--- DATA EXCERPTS ---
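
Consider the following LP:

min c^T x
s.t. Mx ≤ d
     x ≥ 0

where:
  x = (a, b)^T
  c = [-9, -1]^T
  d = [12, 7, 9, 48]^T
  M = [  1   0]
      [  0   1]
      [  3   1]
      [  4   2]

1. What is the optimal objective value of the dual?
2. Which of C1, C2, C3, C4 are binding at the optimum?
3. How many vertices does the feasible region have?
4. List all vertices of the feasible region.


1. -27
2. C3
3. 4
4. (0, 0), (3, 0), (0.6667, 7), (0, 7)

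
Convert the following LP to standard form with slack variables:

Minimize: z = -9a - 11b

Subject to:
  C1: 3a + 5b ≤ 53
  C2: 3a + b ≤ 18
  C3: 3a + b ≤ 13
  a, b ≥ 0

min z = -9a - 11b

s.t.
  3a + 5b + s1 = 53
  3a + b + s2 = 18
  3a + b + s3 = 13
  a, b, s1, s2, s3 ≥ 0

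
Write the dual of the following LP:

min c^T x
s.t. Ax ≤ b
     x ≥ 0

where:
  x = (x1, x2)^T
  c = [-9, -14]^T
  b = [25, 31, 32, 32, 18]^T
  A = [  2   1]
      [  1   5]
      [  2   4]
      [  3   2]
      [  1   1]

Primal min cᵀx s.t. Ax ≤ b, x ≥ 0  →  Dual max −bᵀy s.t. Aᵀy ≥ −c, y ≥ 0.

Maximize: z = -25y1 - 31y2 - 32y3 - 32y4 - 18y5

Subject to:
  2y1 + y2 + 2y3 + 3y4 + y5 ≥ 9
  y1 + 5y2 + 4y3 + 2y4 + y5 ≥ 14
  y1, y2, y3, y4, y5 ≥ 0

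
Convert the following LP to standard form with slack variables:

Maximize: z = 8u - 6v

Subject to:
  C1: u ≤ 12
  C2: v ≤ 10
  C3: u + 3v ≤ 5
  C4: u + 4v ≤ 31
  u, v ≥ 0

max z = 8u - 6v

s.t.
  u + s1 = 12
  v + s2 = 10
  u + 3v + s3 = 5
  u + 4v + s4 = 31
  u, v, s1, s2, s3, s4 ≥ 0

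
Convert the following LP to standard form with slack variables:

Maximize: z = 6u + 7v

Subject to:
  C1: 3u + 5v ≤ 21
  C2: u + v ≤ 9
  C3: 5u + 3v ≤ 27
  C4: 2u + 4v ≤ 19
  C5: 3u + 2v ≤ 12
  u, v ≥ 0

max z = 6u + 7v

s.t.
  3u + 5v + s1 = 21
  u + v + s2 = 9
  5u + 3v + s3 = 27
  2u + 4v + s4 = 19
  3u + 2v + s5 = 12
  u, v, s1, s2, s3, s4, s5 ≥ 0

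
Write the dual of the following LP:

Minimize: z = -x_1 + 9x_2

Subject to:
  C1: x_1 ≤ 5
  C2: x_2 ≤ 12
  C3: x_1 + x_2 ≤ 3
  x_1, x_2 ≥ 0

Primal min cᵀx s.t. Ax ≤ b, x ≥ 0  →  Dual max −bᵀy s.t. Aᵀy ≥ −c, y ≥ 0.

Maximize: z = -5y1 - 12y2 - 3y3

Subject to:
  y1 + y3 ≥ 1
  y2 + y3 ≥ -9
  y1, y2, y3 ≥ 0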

==

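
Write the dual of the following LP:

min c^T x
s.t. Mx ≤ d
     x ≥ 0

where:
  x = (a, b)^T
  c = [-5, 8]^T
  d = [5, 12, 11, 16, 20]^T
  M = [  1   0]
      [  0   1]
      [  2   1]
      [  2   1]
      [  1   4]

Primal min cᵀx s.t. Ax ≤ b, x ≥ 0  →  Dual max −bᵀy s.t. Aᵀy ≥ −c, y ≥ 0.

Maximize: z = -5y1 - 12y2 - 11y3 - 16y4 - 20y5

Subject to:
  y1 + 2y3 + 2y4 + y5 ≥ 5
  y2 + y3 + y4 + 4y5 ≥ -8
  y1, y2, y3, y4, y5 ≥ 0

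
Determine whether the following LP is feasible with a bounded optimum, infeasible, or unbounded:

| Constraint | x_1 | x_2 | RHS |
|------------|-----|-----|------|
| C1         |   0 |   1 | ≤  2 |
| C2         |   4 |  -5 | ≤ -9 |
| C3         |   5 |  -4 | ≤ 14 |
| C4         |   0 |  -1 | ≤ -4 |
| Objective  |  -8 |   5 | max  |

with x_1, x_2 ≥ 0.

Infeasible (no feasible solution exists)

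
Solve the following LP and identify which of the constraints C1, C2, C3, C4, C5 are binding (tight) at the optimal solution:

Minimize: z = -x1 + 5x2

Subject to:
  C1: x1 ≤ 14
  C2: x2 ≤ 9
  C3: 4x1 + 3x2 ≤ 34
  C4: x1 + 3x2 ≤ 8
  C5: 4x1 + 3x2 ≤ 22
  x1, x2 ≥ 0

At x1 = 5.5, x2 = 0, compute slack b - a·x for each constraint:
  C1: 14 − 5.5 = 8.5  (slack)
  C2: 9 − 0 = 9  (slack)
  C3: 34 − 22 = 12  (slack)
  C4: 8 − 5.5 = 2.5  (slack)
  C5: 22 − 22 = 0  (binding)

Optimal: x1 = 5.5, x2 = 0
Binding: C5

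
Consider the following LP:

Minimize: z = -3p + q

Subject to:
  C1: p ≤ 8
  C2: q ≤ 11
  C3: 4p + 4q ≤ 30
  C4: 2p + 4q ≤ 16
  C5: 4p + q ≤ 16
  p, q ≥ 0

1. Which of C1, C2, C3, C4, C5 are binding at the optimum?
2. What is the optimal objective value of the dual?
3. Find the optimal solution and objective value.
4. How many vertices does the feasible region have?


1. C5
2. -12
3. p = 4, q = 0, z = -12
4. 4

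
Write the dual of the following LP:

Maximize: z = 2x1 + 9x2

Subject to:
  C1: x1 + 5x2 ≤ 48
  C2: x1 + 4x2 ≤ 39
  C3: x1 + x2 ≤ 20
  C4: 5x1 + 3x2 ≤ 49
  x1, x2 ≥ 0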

--

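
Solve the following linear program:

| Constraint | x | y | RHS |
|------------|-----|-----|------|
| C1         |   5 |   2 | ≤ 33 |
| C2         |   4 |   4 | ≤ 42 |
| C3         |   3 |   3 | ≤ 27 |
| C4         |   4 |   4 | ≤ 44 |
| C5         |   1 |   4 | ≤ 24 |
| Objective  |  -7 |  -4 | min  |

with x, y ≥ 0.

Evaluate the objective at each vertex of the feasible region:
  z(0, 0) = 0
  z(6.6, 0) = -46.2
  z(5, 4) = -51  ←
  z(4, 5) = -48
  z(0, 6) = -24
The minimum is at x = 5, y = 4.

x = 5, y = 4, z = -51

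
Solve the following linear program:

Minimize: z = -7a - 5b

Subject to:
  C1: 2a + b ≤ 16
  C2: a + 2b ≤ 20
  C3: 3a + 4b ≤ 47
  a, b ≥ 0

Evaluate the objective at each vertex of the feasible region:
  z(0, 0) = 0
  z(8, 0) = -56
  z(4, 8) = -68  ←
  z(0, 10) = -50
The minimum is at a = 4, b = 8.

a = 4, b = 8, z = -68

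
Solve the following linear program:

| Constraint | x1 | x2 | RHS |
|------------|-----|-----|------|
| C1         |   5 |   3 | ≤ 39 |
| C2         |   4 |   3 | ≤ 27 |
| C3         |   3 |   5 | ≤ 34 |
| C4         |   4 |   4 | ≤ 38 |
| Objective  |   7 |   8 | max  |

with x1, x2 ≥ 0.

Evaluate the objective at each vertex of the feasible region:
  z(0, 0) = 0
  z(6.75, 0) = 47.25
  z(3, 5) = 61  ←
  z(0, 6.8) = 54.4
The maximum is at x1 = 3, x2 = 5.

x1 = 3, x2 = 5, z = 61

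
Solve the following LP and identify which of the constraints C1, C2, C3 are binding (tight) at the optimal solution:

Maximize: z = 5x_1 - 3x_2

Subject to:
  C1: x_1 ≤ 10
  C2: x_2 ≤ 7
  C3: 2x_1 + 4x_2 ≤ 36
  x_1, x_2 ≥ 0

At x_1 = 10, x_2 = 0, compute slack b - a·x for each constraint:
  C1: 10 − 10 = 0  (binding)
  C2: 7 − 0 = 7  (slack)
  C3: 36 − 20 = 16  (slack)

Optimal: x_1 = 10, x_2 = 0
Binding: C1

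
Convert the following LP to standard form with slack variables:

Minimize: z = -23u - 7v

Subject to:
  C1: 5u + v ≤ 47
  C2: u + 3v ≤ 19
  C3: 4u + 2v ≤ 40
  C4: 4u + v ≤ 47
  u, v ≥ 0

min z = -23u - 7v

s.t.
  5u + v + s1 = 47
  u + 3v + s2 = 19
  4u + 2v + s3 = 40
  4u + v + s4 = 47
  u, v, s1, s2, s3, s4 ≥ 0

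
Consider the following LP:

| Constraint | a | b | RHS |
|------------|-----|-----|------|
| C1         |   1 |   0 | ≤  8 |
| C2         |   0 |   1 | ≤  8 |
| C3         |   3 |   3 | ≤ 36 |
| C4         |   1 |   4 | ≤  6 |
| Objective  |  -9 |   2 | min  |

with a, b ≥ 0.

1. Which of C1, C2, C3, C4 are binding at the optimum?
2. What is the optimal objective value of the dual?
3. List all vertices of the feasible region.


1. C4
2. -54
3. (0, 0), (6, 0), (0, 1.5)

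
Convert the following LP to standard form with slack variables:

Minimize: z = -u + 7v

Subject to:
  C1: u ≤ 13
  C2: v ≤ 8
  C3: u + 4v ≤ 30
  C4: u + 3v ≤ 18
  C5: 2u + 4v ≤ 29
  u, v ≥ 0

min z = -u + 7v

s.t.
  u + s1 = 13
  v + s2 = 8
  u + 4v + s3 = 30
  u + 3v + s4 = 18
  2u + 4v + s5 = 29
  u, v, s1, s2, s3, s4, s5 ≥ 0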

--- YOUR TASK ---
Every line above carrying the word "optimum" needs to be shown.

--- WRITTEN SOLUTION ---
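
2. Which of C1, C2, C3, C4 are binding at the optimum?
Determine whether the following LP is feasible with a bounded optimum, infeasible, or unbounded:
1. Which of C1, C2, C3, C4, C5 are binding at the optimum?
1. Which of C1, C2, C3, C4 are binding at the optimum?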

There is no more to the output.